### Task to carry out
What you return should be the line containing "A model checker is analyzing a system where sp(x>798, x:=x+413)" and each line after it to the end of the records, copied exactly.
** Opening Extracted data block **
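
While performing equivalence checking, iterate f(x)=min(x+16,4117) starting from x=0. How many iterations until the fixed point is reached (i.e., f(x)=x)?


Step 1: x=0, cap=4117, increment=16
Step 2: x grows by 16 each step until capped at 4117; fixed point is x=4117
Step 3: iterations = ceil(4117/16) = 258

258


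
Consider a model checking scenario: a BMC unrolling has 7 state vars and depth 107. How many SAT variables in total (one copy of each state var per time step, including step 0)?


BMC unrolls to depth k, creating one copy of each state var for steps 0..k.
Step count = 107 + 1 = 108 (steps 0 through 107)
Vars per step = 7
Total = 7 * 108 = 756

756


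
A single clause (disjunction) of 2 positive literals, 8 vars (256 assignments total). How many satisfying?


Step 1: Total=2^8=256
Step 2: Unsat when all 2 false: 2^6=64
Step 3: Sat=256-64=192

192


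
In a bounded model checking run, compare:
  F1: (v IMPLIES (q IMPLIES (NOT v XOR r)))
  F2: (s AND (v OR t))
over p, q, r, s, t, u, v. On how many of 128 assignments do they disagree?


F1 = (v IMPLIES (q IMPLIES (NOT v XOR r)))
F2 = (s AND (v OR t))
Evaluate both on each of 128 rows (bits = p,q,r,s,t,u,v):
  row 0 [0000000]: F1=1 F2=0 (differ) -> 1
  row 1 [0000001]: F1=1 F2=0 (differ) -> 1
  row 2 [0000010]: F1=1 F2=0 (differ) -> 1
  row 3 [0000011]: F1=1 F2=0 (differ) -> 1
  row 4 [0000100]: F1=1 F2=0 (differ) -> 1
  (every remaining row is evaluated the same way; all 128 results are listed next)
Full result column, 8 rows per line (p,q,r,s fixed per line; t,u,v runs 000..111 left to right):
  rows 0-7 [p,q,r,s=0000]: 11111111  (ones: 8)
  rows 8-15 [p,q,r,s=0001]: 10100000  (ones: 2)
  rows 16-23 [p,q,r,s=0010]: 11111111  (ones: 8)
  rows 24-31 [p,q,r,s=0011]: 10100000  (ones: 2)
  rows 32-39 [p,q,r,s=0100]: 10101010  (ones: 4)
  rows 40-47 [p,q,r,s=0101]: 11110101  (ones: 6)
  rows 48-55 [p,q,r,s=0110]: 11111111  (ones: 8)
  rows 56-63 [p,q,r,s=0111]: 10100000  (ones: 2)
  rows 64-71 [p,q,r,s=1000]: 11111111  (ones: 8)
  rows 72-79 [p,q,r,s=1001]: 10100000  (ones: 2)
  rows 80-87 [p,q,r,s=1010]: 11111111  (ones: 8)
  rows 88-95 [p,q,r,s=1011]: 10100000  (ones: 2)
  rows 96-103 [p,q,r,s=1100]: 10101010  (ones: 4)
  rows 104-111 [p,q,r,s=1101]: 11110101  (ones: 6)
  rows 112-119 [p,q,r,s=1110]: 11111111  (ones: 8)
  rows 120-127 [p,q,r,s=1111]: 10100000  (ones: 2)
Disagreements = 8+2+8+2+4+6+8+2+8+2+8+2+4+6+8+2 = 80

80


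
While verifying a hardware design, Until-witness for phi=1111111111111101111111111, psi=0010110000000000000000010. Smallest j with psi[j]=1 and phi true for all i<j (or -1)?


(phi U psi) at 0: need smallest j with psi[j]=1 and phi[i]=1 for all i in [0,j).
Scan from step 0:
  step 0: phi=1, psi=0 -> continue
  step 1: phi=1, psi=0 -> continue
  step 2: psi=1 and phi held for [0,2) -> witness found
Witness step = 2

2


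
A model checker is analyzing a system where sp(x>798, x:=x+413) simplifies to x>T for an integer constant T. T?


Formula: sp(P, x:=E) = exists old_x. (x = E[old_x/x]) AND P[old_x/x] (old_x is the value of x before the assignment; eliminate old_x by solving x = E[old_x/x] for old_x)
Step 1: Precondition P: x>798, i.e. old_x > 798
Step 2: Assignment gives x = old_x + 413, so old_x = x - 413
Step 3: Substitute into P: x - 413 > 798
Step 4: Simplify: x > 798+413 = 1211

1211


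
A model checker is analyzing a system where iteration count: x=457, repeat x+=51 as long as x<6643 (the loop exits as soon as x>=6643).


Step 1: x goes from 457 toward 6643 by 51; the body runs while x<6643, so iterations = ceil((bound-start)/step)
Step 2: Distance=6186
Step 3: ceil(6186/51)=122

122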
** Closing Extracted data block **
### Finished exercise
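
A model checker is analyzing a system where sp(x>798, x:=x+413) simplifies to x>T for an integer constant T. T?


Formula: sp(P, x:=E) = exists old_x. (x = E[old_x/x]) AND P[old_x/x] (old_x is the value of x before the assignment; eliminate old_x by solving x = E[old_x/x] for old_x)
Step 1: Precondition P: x>798, i.e. old_x > 798
Step 2: Assignment gives x = old_x + 413, so old_x = x - 413
Step 3: Substitute into P: x - 413 > 798
Step 4: Simplify: x > 798+413 = 1211

1211


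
A model checker is analyzing a system where iteration count: x=457, repeat x+=51 as long as x<6643 (the loop exits as soon as x>=6643).


Step 1: x goes from 457 toward 6643 by 51; the body runs while x<6643, so iterations = ceil((bound-start)/step)
Step 2: Distance=6186
Step 3: ceil(6186/51)=122

122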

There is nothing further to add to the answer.